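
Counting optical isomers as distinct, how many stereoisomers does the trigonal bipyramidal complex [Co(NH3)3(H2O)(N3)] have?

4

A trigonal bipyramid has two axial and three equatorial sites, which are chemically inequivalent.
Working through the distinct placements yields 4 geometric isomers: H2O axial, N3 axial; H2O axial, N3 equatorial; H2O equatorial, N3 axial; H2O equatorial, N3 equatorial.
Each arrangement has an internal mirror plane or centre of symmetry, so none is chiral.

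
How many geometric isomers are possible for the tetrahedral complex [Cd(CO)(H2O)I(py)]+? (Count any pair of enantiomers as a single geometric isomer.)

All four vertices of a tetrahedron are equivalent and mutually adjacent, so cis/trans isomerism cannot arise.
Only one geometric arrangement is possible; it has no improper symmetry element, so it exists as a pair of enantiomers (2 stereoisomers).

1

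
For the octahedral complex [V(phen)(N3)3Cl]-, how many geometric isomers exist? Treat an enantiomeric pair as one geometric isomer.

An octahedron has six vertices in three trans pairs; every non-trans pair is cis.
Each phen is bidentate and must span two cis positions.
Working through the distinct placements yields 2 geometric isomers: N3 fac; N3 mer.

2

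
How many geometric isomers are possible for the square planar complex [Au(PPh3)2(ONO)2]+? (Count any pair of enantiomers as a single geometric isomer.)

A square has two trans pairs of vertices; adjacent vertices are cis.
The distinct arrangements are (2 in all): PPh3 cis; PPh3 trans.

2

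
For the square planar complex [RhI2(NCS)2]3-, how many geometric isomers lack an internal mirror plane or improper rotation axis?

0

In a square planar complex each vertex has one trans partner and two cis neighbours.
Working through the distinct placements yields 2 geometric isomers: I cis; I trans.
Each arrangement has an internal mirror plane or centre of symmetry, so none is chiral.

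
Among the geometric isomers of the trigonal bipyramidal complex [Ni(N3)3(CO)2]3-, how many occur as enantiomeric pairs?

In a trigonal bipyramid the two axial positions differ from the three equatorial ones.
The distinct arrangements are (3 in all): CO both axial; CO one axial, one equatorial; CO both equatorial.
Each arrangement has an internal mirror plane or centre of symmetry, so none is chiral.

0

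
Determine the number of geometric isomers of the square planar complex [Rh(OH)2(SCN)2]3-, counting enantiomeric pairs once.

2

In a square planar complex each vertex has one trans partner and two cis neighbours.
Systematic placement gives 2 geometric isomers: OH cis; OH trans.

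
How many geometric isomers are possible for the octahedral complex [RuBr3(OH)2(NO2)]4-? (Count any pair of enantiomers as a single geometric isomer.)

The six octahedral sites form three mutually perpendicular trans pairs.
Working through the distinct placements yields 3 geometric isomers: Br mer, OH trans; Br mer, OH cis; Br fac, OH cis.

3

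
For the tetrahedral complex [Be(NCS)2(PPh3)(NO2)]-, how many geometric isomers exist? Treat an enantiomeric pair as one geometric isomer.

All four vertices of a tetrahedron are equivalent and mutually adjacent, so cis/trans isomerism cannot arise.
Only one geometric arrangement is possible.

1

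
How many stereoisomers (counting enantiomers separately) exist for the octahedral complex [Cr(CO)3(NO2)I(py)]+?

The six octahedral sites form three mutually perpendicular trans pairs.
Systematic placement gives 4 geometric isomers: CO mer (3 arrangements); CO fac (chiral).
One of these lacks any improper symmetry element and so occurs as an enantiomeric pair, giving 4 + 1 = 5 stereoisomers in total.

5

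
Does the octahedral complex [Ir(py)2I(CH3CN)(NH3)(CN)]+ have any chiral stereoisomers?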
---
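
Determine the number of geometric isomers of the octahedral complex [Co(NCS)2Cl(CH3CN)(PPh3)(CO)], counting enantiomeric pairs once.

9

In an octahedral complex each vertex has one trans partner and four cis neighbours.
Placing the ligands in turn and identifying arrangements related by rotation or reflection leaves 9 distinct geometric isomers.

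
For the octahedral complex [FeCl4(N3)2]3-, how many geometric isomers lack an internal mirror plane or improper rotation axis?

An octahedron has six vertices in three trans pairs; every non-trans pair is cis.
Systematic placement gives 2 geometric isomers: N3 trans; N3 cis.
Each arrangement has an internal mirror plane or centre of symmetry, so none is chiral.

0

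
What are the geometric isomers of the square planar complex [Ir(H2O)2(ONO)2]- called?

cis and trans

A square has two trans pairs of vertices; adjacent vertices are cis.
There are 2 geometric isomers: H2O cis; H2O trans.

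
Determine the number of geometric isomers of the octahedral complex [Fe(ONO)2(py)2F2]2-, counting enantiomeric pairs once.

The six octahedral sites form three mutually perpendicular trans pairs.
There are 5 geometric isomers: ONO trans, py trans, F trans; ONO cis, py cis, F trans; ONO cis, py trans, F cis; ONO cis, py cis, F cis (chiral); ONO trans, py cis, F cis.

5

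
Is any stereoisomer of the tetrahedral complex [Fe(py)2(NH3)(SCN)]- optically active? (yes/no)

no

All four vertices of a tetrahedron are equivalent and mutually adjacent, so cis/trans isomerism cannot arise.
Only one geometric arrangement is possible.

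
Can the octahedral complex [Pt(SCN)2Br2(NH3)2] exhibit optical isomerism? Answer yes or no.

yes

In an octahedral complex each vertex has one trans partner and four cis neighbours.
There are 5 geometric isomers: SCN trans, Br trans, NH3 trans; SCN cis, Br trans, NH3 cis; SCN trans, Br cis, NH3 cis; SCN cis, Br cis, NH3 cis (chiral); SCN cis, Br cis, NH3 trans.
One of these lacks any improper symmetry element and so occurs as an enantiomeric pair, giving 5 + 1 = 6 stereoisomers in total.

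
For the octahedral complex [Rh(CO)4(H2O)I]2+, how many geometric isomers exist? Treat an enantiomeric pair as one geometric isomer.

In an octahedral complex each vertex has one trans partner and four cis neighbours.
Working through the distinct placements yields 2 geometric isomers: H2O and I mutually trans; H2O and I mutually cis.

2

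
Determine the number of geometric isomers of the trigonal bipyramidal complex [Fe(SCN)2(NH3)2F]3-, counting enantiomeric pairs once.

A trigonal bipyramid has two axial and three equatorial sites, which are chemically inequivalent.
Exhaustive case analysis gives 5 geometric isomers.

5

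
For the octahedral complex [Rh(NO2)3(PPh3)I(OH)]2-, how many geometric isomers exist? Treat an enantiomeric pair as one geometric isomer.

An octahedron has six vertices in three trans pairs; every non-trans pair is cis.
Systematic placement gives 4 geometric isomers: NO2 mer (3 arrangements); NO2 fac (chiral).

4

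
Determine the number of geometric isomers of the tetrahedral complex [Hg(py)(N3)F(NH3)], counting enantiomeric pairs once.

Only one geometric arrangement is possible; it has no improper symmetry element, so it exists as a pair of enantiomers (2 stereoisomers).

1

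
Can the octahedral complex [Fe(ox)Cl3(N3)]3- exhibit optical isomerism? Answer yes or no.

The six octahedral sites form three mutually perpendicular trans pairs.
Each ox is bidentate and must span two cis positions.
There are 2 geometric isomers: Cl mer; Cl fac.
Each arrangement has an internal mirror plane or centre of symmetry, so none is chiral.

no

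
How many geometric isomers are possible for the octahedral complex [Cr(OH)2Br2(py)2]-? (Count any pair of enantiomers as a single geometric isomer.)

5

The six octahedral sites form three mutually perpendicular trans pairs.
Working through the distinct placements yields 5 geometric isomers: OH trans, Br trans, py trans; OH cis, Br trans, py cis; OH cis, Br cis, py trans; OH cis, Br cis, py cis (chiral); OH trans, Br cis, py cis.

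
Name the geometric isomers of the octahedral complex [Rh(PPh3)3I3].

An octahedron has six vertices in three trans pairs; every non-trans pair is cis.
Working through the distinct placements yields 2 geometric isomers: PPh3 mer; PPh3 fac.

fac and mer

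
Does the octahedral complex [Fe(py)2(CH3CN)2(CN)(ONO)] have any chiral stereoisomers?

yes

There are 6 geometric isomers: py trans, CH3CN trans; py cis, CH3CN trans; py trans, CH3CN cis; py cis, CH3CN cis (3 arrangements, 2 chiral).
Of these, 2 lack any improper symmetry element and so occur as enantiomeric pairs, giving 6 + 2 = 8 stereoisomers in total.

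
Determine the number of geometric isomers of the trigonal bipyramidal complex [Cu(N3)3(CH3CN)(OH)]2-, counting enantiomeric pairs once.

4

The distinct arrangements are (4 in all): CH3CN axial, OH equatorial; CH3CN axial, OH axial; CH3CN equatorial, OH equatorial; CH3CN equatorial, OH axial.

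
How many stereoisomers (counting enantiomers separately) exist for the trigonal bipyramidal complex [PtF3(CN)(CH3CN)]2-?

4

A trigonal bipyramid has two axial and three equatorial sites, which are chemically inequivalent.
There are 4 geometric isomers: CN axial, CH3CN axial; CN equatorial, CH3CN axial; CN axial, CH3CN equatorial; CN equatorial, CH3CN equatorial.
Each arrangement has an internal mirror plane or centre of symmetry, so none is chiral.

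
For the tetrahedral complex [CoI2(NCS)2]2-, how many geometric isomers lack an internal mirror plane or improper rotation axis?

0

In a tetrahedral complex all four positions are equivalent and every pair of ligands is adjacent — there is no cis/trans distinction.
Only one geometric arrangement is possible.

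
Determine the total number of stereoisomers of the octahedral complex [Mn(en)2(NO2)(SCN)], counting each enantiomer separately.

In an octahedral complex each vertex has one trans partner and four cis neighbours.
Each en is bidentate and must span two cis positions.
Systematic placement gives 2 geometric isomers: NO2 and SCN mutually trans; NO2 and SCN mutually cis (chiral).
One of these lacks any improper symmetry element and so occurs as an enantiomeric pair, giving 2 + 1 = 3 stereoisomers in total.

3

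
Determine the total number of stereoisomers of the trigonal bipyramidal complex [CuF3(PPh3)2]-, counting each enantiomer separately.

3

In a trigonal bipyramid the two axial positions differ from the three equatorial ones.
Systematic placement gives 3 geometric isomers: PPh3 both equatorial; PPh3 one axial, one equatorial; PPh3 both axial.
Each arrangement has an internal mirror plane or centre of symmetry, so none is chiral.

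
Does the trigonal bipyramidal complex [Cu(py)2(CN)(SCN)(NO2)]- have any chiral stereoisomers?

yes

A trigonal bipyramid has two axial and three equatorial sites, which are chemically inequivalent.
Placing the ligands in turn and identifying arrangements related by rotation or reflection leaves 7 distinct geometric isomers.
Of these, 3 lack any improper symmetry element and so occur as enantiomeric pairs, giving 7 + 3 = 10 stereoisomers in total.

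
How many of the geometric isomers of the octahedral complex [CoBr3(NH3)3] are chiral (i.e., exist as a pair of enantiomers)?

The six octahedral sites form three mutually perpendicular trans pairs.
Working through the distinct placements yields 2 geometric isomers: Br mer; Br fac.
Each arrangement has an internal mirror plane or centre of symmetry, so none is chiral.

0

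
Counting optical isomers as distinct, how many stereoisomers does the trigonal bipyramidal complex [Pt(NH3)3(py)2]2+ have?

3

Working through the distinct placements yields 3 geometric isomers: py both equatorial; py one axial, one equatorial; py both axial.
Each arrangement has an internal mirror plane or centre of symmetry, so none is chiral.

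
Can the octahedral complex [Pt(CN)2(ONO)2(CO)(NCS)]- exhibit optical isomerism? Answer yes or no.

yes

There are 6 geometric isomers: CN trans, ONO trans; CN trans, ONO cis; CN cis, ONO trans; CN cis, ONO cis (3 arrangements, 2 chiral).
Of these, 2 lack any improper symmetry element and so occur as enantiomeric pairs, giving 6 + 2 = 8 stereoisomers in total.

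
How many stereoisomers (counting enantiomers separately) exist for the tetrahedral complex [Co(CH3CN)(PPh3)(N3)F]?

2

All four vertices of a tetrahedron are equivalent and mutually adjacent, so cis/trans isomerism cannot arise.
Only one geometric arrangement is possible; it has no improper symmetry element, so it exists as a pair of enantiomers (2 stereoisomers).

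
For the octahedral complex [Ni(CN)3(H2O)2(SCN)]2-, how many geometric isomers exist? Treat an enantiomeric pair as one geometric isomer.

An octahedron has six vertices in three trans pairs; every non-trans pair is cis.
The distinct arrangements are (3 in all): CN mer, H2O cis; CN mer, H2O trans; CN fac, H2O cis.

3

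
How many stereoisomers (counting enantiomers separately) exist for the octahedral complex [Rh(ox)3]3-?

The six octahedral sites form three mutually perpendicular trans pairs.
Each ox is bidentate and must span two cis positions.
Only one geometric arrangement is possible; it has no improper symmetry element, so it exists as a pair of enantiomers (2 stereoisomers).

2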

#### [GOAL OF THE EXERCISE]
Lines wanted from the listing above: the line with "octahedral complex [Cr(CO)3(NO2)I(py)]+?" up to and including the line with "Does the octahedral complex [Ir(py)2I(CH3CN)(NH3)(CN)]+". Please write them out exactly, adding nothing else.

#### [RESULT OF THE TASK]
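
How many stereoisomers (counting enantiomers separately) exist for the octahedral complex [Cr(CO)3(NO2)I(py)]+?

The six octahedral sites form three mutually perpendicular trans pairs.
Systematic placement gives 4 geometric isomers: CO mer (3 arrangements); CO fac (chiral).
One of these lacks any improper symmetry element and so occurs as an enantiomeric pair, giving 4 + 1 = 5 stereoisomers in total.

5

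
Does the octahedral complex [Ir(py)2I(CH3CN)(NH3)(CN)]+ have any chiral stereoisomers?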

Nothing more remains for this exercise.